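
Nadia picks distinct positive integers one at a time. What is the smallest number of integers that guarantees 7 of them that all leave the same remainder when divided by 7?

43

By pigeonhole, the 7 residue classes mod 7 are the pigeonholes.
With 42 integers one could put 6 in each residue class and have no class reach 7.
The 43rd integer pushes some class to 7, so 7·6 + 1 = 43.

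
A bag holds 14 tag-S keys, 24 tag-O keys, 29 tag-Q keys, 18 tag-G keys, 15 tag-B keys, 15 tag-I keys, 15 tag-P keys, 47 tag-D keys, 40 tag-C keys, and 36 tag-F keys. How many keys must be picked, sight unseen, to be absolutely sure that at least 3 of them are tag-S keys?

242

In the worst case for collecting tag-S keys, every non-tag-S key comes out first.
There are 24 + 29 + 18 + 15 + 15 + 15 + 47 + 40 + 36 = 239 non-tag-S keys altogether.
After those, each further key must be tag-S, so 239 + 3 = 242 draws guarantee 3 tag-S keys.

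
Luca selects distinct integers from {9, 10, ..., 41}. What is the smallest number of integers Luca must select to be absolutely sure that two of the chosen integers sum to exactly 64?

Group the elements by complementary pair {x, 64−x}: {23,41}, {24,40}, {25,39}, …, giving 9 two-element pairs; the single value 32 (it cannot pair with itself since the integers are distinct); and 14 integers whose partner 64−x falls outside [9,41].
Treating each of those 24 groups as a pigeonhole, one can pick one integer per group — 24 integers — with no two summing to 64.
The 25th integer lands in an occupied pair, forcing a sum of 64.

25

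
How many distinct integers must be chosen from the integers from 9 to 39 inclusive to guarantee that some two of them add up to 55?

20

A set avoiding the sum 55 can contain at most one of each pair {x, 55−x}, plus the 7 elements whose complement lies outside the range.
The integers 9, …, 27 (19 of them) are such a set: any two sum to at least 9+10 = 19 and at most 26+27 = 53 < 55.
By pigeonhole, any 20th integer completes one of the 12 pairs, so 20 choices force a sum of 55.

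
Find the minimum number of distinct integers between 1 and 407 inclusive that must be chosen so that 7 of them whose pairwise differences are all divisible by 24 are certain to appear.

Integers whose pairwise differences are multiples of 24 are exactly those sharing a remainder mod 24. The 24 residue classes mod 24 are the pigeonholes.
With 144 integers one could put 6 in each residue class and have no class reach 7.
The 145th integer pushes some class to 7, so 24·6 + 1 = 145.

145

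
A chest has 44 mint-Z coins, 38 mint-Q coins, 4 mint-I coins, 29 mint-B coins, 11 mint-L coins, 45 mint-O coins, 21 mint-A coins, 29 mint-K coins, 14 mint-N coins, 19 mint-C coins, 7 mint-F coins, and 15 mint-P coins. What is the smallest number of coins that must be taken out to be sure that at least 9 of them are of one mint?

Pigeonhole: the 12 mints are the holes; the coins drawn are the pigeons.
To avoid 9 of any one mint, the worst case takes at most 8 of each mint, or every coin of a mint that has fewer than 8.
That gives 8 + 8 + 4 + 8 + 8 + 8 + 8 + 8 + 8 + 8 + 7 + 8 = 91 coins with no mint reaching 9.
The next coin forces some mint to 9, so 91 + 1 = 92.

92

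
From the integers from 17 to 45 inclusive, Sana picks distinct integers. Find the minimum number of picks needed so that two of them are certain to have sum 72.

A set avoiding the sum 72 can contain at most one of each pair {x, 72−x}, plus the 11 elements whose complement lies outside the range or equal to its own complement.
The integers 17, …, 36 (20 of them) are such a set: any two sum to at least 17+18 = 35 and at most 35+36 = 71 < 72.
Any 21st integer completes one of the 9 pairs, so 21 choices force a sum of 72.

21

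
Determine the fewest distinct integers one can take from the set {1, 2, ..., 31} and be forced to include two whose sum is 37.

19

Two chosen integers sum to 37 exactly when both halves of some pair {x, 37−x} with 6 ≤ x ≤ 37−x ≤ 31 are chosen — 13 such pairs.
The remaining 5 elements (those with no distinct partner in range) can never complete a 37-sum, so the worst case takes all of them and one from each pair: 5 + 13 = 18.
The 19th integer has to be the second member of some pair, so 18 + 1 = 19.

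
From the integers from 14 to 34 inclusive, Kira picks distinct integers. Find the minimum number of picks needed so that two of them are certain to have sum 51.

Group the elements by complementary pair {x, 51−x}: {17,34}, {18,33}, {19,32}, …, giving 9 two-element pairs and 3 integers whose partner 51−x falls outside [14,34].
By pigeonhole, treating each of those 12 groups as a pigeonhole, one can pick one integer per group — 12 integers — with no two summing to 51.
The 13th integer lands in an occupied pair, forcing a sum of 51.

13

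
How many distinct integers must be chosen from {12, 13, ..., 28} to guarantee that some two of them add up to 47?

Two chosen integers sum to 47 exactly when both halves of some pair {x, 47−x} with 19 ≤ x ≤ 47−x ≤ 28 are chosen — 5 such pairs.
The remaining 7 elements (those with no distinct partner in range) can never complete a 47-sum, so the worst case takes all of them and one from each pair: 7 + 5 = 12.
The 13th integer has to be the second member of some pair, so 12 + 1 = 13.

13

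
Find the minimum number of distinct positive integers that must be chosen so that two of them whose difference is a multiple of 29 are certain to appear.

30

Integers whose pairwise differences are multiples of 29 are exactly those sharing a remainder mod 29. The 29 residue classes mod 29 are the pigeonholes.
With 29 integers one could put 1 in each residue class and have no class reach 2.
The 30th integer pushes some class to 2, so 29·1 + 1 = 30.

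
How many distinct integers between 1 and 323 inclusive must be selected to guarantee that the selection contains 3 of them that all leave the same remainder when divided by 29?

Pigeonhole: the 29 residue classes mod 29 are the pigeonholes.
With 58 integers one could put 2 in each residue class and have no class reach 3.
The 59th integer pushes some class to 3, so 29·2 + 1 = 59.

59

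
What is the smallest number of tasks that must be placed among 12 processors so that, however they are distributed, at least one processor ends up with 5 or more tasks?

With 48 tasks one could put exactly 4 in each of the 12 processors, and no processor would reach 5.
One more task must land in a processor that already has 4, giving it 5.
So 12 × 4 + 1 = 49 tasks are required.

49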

Assignment:
In full and exactly as written, the listing is to be copied again.

Task result:
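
Nadia picks distinct positive integers one at a time. What is the smallest number of integers that guarantees 7 of them that all leave the same remainder when divided by 7?

43

By pigeonhole, the 7 residue classes mod 7 are the pigeonholes.
With 42 integers one could put 6 in each residue class and have no class reach 7.
The 43rd integer pushes some class to 7, so 7·6 + 1 = 43.

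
A bag holds 14 tag-S keys, 24 tag-O keys, 29 tag-Q keys, 18 tag-G keys, 15 tag-B keys, 15 tag-I keys, 15 tag-P keys, 47 tag-D keys, 40 tag-C keys, and 36 tag-F keys. How many keys must be picked, sight unseen, to be absolutely sure that at least 3 of them are tag-S keys?

242

In the worst case for collecting tag-S keys, every non-tag-S key comes out first.
There are 24 + 29 + 18 + 15 + 15 + 15 + 47 + 40 + 36 = 239 non-tag-S keys altogether.
After those, each further key must be tag-S, so 239 + 3 = 242 draws guarantee 3 tag-S keys.

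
Luca selects distinct integers from {9, 10, ..., 41}. What is the smallest number of integers Luca must select to be absolutely sure that two of the chosen integers sum to exactly 64?

Group the elements by complementary pair {x, 64−x}: {23,41}, {24,40}, {25,39}, …, giving 9 two-element pairs; the single value 32 (it cannot pair with itself since the integers are distinct); and 14 integers whose partner 64−x falls outside [9,41].
Treating each of those 24 groups as a pigeonhole, one can pick one integer per group — 24 integers — with no two summing to 64.
The 25th integer lands in an occupied pair, forcing a sum of 64.

25

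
How many distinct integers must be chosen from the integers from 9 to 39 inclusive to guarantee that some two of them add up to 55?

20

A set avoiding the sum 55 can contain at most one of each pair {x, 55−x}, plus the 7 elements whose complement lies outside the range.
The integers 9, …, 27 (19 of them) are such a set: any two sum to at least 9+10 = 19 and at most 26+27 = 53 < 55.
By pigeonhole, any 20th integer completes one of the 12 pairs, so 20 choices force a sum of 55.

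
Find the minimum number of distinct integers between 1 and 407 inclusive that must be chosen so that 7 of them whose pairwise differences are all divisible by 24 are certain to appear.

Integers whose pairwise differences are multiples of 24 are exactly those sharing a remainder mod 24. The 24 residue classes mod 24 are the pigeonholes.
With 144 integers one could put 6 in each residue class and have no class reach 7.
The 145th integer pushes some class to 7, so 24·6 + 1 = 145.

145

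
A chest has 44 mint-Z coins, 38 mint-Q coins, 4 mint-I coins, 29 mint-B coins, 11 mint-L coins, 45 mint-O coins, 21 mint-A coins, 29 mint-K coins, 14 mint-N coins, 19 mint-C coins, 7 mint-F coins, and 15 mint-P coins. What is the smallest number of coins that must be taken out to be sure that at least 9 of them are of one mint?

Pigeonhole: the 12 mints are the holes; the coins drawn are the pigeons.
To avoid 9 of any one mint, the worst case takes at most 8 of each mint, or every coin of a mint that has fewer than 8.
That gives 8 + 8 + 4 + 8 + 8 + 8 + 8 + 8 + 8 + 8 + 7 + 8 = 91 coins with no mint reaching 9.
The next coin forces some mint to 9, so 91 + 1 = 92.

92

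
From the integers from 17 to 45 inclusive, Sana picks distinct integers. Find the minimum number of picks needed so that two of them are certain to have sum 72.

A set avoiding the sum 72 can contain at most one of each pair {x, 72−x}, plus the 11 elements whose complement lies outside the range or equal to its own complement.
The integers 17, …, 36 (20 of them) are such a set: any two sum to at least 17+18 = 35 and at most 35+36 = 71 < 72.
Any 21st integer completes one of the 9 pairs, so 21 choices force a sum of 72.

21

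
Determine the fewest distinct integers one can take from the set {1, 2, ..., 31} and be forced to include two whose sum is 37.

19

Two chosen integers sum to 37 exactly when both halves of some pair {x, 37−x} with 6 ≤ x ≤ 37−x ≤ 31 are chosen — 13 such pairs.
The remaining 5 elements (those with no distinct partner in range) can never complete a 37-sum, so the worst case takes all of them and one from each pair: 5 + 13 = 18.
The 19th integer has to be the second member of some pair, so 18 + 1 = 19.

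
From the integers from 14 to 34 inclusive, Kira picks distinct integers. Find the minimum number of picks needed so that two of them are certain to have sum 51.

Group the elements by complementary pair {x, 51−x}: {17,34}, {18,33}, {19,32}, …, giving 9 two-element pairs and 3 integers whose partner 51−x falls outside [14,34].
By pigeonhole, treating each of those 12 groups as a pigeonhole, one can pick one integer per group — 12 integers — with no two summing to 51.
The 13th integer lands in an occupied pair, forcing a sum of 51.

13

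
How many distinct integers must be chosen from {12, 13, ..., 28} to guarantee that some two of them add up to 47?

Two chosen integers sum to 47 exactly when both halves of some pair {x, 47−x} with 19 ≤ x ≤ 47−x ≤ 28 are chosen — 5 such pairs.
The remaining 7 elements (those with no distinct partner in range) can never complete a 47-sum, so the worst case takes all of them and one from each pair: 7 + 5 = 12.
The 13th integer has to be the second member of some pair, so 12 + 1 = 13.

13

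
Find the minimum number of distinct positive integers that must be chosen so that two of them whose difference is a multiple of 29 are certain to appear.

30

Integers whose pairwise differences are multiples of 29 are exactly those sharing a remainder mod 29. The 29 residue classes mod 29 are the pigeonholes.
With 29 integers one could put 1 in each residue class and have no class reach 2.
The 30th integer pushes some class to 2, so 29·1 + 1 = 30.

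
How many distinct integers between 1 and 323 inclusive must be selected to guarantee that the selection contains 3 of them that all leave the same remainder when divided by 29?

Pigeonhole: the 29 residue classes mod 29 are the pigeonholes.
With 58 integers one could put 2 in each residue class and have no class reach 3.
The 59th integer pushes some class to 3, so 29·2 + 1 = 59.

59

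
What is the smallest number of tasks that must be placed among 12 processors so that, however they are distributed, at least one processor ends up with 5 or more tasks?

With 48 tasks one could put exactly 4 in each of the 12 processors, and no processor would reach 5.
One more task must land in a processor that already has 4, giving it 5.
So 12 × 4 + 1 = 49 tasks are required.

49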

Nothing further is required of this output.